(Stored data entries)
+ + +

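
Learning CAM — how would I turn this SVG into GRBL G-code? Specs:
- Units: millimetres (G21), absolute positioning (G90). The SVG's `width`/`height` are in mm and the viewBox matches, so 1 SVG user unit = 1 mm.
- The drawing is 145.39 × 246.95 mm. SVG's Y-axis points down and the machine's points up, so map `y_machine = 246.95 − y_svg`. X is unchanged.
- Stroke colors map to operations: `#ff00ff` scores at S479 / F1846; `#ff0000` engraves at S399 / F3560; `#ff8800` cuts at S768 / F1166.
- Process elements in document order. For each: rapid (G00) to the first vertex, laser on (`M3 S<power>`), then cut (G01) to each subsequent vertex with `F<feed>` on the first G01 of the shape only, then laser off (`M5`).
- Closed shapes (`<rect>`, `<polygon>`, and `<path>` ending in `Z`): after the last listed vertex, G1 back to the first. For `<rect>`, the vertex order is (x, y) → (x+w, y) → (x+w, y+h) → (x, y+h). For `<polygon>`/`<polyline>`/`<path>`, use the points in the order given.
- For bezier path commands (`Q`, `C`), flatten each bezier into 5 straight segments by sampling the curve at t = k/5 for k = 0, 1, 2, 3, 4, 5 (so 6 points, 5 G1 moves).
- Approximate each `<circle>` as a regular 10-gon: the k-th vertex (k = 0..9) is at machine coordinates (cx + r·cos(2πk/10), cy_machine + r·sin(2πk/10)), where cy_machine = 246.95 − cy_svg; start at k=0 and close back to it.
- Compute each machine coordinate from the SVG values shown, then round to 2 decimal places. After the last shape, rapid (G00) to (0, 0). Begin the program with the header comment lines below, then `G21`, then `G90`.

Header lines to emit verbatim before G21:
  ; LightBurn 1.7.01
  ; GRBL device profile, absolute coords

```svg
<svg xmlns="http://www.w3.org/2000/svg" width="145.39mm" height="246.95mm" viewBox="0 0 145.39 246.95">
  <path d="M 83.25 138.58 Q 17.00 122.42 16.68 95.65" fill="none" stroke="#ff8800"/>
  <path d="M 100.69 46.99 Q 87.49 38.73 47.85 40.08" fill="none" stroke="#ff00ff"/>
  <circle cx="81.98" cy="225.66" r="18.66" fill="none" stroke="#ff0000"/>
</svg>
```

viewBox `0 0 145.39 246.95` with mm width/height → 1 unit = 1 mm. Flip: y_m = 246.95 − y_svg.

**Shape 1** — `<path>` quadratic bezier, stroke `#ff8800` → cut (S768, F1166). Control points (SVG): P0=(83.25,138.58), P1=(17.00,122.42), P2=(16.68,95.65); sampled at t=k/5. Machine vertices: (83.25,108.37) → (59.39,115.26) → (40.80,123.00) → (27.48,131.58) → (19.45,141.02) → (16.68,151.30). Open path.

**Shape 2** — `<path>` quadratic bezier, stroke `#ff00ff` → score (S479, F1846). Control points (SVG): P0=(100.69,46.99), P1=(87.49,38.73), P2=(47.85,40.08); sampled at t=k/5. Machine vertices: (100.69,199.96) → (94.35,202.88) → (85.90,205.03) → (75.33,206.41) → (62.65,207.03) → (47.85,206.87). Open path.

**Shape 3** — `<circle>` circle, stroke `#ff0000` → engrave (S399, F3560). Machine vertices: (100.64,21.29) → (97.08,32.26) → (87.75,39.04) → (76.21,39.04) → (66.88,32.26) → (63.32,21.29) → (66.88,10.32) → (76.21,3.54) → (87.75,3.54) → (97.08,10.32) → (100.64,21.29). Closed: final G1 returns to the first vertex.

; LightBurn 1.7.01
; GRBL device profile, absolute coords
G21
G90
G00 X83.25 Y108.37
M3 S768
G01 X59.39 Y115.26 F1166
G01 X40.80 Y123.00
G01 X27.48 Y131.58
G01 X19.45 Y141.02
G01 X16.68 Y151.30
M5
G00 X100.69 Y199.96
M3 S479
G01 X94.35 Y202.88 F1846
G01 X85.90 Y205.03
G01 X75.33 Y206.41
G01 X62.65 Y207.03
G01 X47.85 Y206.87
M5
G00 X100.64 Y21.29
M3 S399
G01 X97.08 Y32.26 F3560
G01 X87.75 Y39.04
G01 X76.21 Y39.04
G01 X66.88 Y32.26
G01 X63.32 Y21.29
G01 X66.88 Y10.32
G01 X76.21 Y3.54
G01 X87.75 Y3.54
G01 X97.08 Y10.32
G01 X100.64 Y21.29
M5
G00 X0.00 Y0.00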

+ + +

- _TASK OBJECTIVE_: An exact copy of the data, with every line intact, is the required answer.

- _RESULT OF THIS TASK_:
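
Learning CAM — how would I turn this SVG into GRBL G-code? Specs:
- Units: millimetres (G21), absolute positioning (G90). The SVG's `width`/`height` are in mm and the viewBox matches, so 1 SVG user unit = 1 mm.
- The drawing is 145.39 × 246.95 mm. SVG's Y-axis points down and the machine's points up, so map `y_machine = 246.95 − y_svg`. X is unchanged.
- Stroke colors map to operations: `#ff00ff` scores at S479 / F1846; `#ff0000` engraves at S399 / F3560; `#ff8800` cuts at S768 / F1166.
- Process elements in document order. For each: rapid (G00) to the first vertex, laser on (`M3 S<power>`), then cut (G01) to each subsequent vertex with `F<feed>` on the first G01 of the shape only, then laser off (`M5`).
- Closed shapes (`<rect>`, `<polygon>`, and `<path>` ending in `Z`): after the last listed vertex, G1 back to the first. For `<rect>`, the vertex order is (x, y) → (x+w, y) → (x+w, y+h) → (x, y+h). For `<polygon>`/`<polyline>`/`<path>`, use the points in the order given.
- For bezier path commands (`Q`, `C`), flatten each bezier into 5 straight segments by sampling the curve at t = k/5 for k = 0, 1, 2, 3, 4, 5 (so 6 points, 5 G1 moves).
- Approximate each `<circle>` as a regular 10-gon: the k-th vertex (k = 0..9) is at machine coordinates (cx + r·cos(2πk/10), cy_machine + r·sin(2πk/10)), where cy_machine = 246.95 − cy_svg; start at k=0 and close back to it.
- Compute each machine coordinate from the SVG values shown, then round to 2 decimal places. After the last shape, rapid (G00) to (0, 0). Begin the program with the header comment lines below, then `G21`, then `G90`.

Header lines to emit verbatim before G21:
  ; LightBurn 1.7.01
  ; GRBL device profile, absolute coords

```svg
<svg xmlns="http://www.w3.org/2000/svg" width="145.39mm" height="246.95mm" viewBox="0 0 145.39 246.95">
  <path d="M 83.25 138.58 Q 17.00 122.42 16.68 95.65" fill="none" stroke="#ff8800"/>
  <path d="M 100.69 46.99 Q 87.49 38.73 47.85 40.08" fill="none" stroke="#ff00ff"/>
  <circle cx="81.98" cy="225.66" r="18.66" fill="none" stroke="#ff0000"/>
</svg>
```

viewBox `0 0 145.39 246.95` with mm width/height → 1 unit = 1 mm. Flip: y_m = 246.95 − y_svg.

**Shape 1** — `<path>` quadratic bezier, stroke `#ff8800` → cut (S768, F1166). Control points (SVG): P0=(83.25,138.58), P1=(17.00,122.42), P2=(16.68,95.65); sampled at t=k/5. Machine vertices: (83.25,108.37) → (59.39,115.26) → (40.80,123.00) → (27.48,131.58) → (19.45,141.02) → (16.68,151.30). Open path.

**Shape 2** — `<path>` quadratic bezier, stroke `#ff00ff` → score (S479, F1846). Control points (SVG): P0=(100.69,46.99), P1=(87.49,38.73), P2=(47.85,40.08); sampled at t=k/5. Machine vertices: (100.69,199.96) → (94.35,202.88) → (85.90,205.03) → (75.33,206.41) → (62.65,207.03) → (47.85,206.87). Open path.

**Shape 3** — `<circle>` circle, stroke `#ff0000` → engrave (S399, F3560). Machine vertices: (100.64,21.29) → (97.08,32.26) → (87.75,39.04) → (76.21,39.04) → (66.88,32.26) → (63.32,21.29) → (66.88,10.32) → (76.21,3.54) → (87.75,3.54) → (97.08,10.32) → (100.64,21.29). Closed: final G1 returns to the first vertex.

; LightBurn 1.7.01
; GRBL device profile, absolute coords
G21
G90
G00 X83.25 Y108.37
M3 S768
G01 X59.39 Y115.26 F1166
G01 X40.80 Y123.00
G01 X27.48 Y131.58
G01 X19.45 Y141.02
G01 X16.68 Y151.30
M5
G00 X100.69 Y199.96
M3 S479
G01 X94.35 Y202.88 F1846
G01 X85.90 Y205.03
G01 X75.33 Y206.41
G01 X62.65 Y207.03
G01 X47.85 Y206.87
M5
G00 X100.64 Y21.29
M3 S399
G01 X97.08 Y32.26 F3560
G01 X87.75 Y39.04
G01 X76.21 Y39.04
G01 X66.88 Y32.26
G01 X63.32 Y21.29
G01 X66.88 Y10.32
G01 X76.21 Y3.54
G01 X87.75 Y3.54
G01 X97.08 Y10.32
G01 X100.64 Y21.29
M5
G00 X0.00 Y0.00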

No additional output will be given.